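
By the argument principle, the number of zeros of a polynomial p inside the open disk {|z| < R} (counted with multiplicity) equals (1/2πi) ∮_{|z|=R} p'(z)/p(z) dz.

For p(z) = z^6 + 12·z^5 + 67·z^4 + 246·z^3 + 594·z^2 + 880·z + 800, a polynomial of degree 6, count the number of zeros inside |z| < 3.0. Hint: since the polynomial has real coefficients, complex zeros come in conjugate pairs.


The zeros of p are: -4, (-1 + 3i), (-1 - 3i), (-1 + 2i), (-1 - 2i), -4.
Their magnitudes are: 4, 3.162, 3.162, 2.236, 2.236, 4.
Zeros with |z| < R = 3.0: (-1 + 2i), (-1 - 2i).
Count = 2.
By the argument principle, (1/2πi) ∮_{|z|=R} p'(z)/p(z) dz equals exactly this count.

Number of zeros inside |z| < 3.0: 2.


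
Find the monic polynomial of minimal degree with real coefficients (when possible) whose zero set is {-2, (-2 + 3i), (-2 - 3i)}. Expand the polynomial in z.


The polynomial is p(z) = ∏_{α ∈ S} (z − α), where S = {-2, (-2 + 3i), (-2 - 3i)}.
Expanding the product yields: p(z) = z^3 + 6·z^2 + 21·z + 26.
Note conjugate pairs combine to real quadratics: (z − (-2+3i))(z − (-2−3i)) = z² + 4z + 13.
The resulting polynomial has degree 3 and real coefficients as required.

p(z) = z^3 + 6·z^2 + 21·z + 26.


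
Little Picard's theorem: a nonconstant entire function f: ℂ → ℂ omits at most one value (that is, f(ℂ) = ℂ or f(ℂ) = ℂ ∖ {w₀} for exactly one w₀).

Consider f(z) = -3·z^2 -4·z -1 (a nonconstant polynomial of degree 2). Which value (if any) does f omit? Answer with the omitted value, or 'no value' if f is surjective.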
---
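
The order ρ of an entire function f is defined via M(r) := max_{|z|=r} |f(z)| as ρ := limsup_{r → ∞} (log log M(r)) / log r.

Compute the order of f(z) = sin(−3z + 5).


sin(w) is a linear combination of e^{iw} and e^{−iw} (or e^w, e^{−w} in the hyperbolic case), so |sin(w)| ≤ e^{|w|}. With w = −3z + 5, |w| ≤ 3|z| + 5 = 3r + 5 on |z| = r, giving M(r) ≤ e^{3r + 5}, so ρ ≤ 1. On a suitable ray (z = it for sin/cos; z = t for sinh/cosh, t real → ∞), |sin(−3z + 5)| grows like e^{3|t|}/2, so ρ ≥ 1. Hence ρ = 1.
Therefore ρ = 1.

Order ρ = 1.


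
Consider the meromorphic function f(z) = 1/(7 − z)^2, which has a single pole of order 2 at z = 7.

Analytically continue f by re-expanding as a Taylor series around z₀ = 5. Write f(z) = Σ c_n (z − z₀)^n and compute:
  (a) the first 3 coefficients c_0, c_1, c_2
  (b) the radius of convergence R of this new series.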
...
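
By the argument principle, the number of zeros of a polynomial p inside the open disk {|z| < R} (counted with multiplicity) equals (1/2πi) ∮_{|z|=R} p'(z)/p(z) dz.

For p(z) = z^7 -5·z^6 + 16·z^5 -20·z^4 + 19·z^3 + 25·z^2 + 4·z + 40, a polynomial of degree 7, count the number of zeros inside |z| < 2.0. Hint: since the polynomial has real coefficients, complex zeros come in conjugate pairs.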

● **EXERCISE DIRECTIONS**:
Take from the material above the lines running from the one with "Compute the order of f(z) = sin(−3z + 5)." through the one with "(b) the radius", and repeat them exactly, with nothing else.

● **ANSWER TO THIS PROBLEM**:
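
Compute the order of f(z) = sin(−3z + 5).


sin(w) is a linear combination of e^{iw} and e^{−iw} (or e^w, e^{−w} in the hyperbolic case), so |sin(w)| ≤ e^{|w|}. With w = −3z + 5, |w| ≤ 3|z| + 5 = 3r + 5 on |z| = r, giving M(r) ≤ e^{3r + 5}, so ρ ≤ 1. On a suitable ray (z = it for sin/cos; z = t for sinh/cosh, t real → ∞), |sin(−3z + 5)| grows like e^{3|t|}/2, so ρ ≥ 1. Hence ρ = 1.
Therefore ρ = 1.

Order ρ = 1.


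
Consider the meromorphic function f(z) = 1/(7 − z)^2, which has a single pole of order 2 at z = 7.

Analytically continue f by re-expanding as a Taylor series around z₀ = 5. Write f(z) = Σ c_n (z − z₀)^n and compute:
  (a) the first 3 coefficients c_0, c_1, c_2
  (b) the radius of convergence R of this new series.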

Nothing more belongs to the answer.